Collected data

════════

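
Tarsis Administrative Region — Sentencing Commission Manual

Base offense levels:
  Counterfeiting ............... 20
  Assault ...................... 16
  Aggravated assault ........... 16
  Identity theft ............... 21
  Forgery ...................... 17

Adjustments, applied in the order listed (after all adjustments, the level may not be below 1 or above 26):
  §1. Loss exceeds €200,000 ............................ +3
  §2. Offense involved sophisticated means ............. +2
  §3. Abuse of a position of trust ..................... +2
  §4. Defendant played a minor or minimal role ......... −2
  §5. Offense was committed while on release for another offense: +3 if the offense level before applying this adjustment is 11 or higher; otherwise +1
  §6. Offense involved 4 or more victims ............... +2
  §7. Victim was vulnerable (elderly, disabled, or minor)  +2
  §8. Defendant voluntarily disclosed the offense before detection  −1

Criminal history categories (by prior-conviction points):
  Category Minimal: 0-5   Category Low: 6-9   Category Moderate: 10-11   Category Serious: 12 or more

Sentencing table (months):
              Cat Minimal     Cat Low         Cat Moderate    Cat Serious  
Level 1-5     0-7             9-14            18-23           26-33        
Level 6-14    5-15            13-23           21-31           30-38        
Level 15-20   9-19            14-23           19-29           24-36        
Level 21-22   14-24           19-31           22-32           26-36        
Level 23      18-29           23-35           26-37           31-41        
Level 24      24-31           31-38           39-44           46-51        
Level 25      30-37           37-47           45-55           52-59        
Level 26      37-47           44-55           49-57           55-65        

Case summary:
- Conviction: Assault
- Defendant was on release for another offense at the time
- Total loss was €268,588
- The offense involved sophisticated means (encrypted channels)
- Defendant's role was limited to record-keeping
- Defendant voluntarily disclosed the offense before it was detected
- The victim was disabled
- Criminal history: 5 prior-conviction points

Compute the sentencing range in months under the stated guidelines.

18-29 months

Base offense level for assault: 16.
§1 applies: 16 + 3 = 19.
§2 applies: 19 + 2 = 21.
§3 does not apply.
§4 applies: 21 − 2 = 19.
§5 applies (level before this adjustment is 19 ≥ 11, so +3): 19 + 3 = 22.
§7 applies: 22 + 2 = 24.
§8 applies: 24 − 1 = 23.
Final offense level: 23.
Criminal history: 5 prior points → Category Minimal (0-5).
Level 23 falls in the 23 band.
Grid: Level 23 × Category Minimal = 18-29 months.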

════════

AIM OF THE TASK - Please write out the data again exactly as it stands.

SOLVED EXERCISE -
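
Tarsis Administrative Region — Sentencing Commission Manual

Base offense levels:
  Counterfeiting ............... 20
  Assault ...................... 16
  Aggravated assault ........... 16
  Identity theft ............... 21
  Forgery ...................... 17

Adjustments, applied in the order listed (after all adjustments, the level may not be below 1 or above 26):
  §1. Loss exceeds €200,000 ............................ +3
  §2. Offense involved sophisticated means ............. +2
  §3. Abuse of a position of trust ..................... +2
  §4. Defendant played a minor or minimal role ......... −2
  §5. Offense was committed while on release for another offense: +3 if the offense level before applying this adjustment is 11 or higher; otherwise +1
  §6. Offense involved 4 or more victims ............... +2
  §7. Victim was vulnerable (elderly, disabled, or minor)  +2
  §8. Defendant voluntarily disclosed the offense before detection  −1

Criminal history categories (by prior-conviction points):
  Category Minimal: 0-5   Category Low: 6-9   Category Moderate: 10-11   Category Serious: 12 or more

Sentencing table (months):
              Cat Minimal     Cat Low         Cat Moderate    Cat Serious  
Level 1-5     0-7             9-14            18-23           26-33        
Level 6-14    5-15            13-23           21-31           30-38        
Level 15-20   9-19            14-23           19-29           24-36        
Level 21-22   14-24           19-31           22-32           26-36        
Level 23      18-29           23-35           26-37           31-41        
Level 24      24-31           31-38           39-44           46-51        
Level 25      30-37           37-47           45-55           52-59        
Level 26      37-47           44-55           49-57           55-65        

Case summary:
- Conviction: Assault
- Defendant was on release for another offense at the time
- Total loss was €268,588
- The offense involved sophisticated means (encrypted channels)
- Defendant's role was limited to record-keeping
- Defendant voluntarily disclosed the offense before it was detected
- The victim was disabled
- Criminal history: 5 prior-conviction points

Compute the sentencing range in months under the stated guidelines.

18-29 months

Base offense level for assault: 16.
§1 applies: 16 + 3 = 19.
§2 applies: 19 + 2 = 21.
§3 does not apply.
§4 applies: 21 − 2 = 19.
§5 applies (level before this adjustment is 19 ≥ 11, so +3): 19 + 3 = 22.
§7 applies: 22 + 2 = 24.
§8 applies: 24 − 1 = 23.
Final offense level: 23.
Criminal history: 5 prior points → Category Minimal (0-5).
Level 23 falls in the 23 band.
Grid: Level 23 × Category Minimal = 18-29 months.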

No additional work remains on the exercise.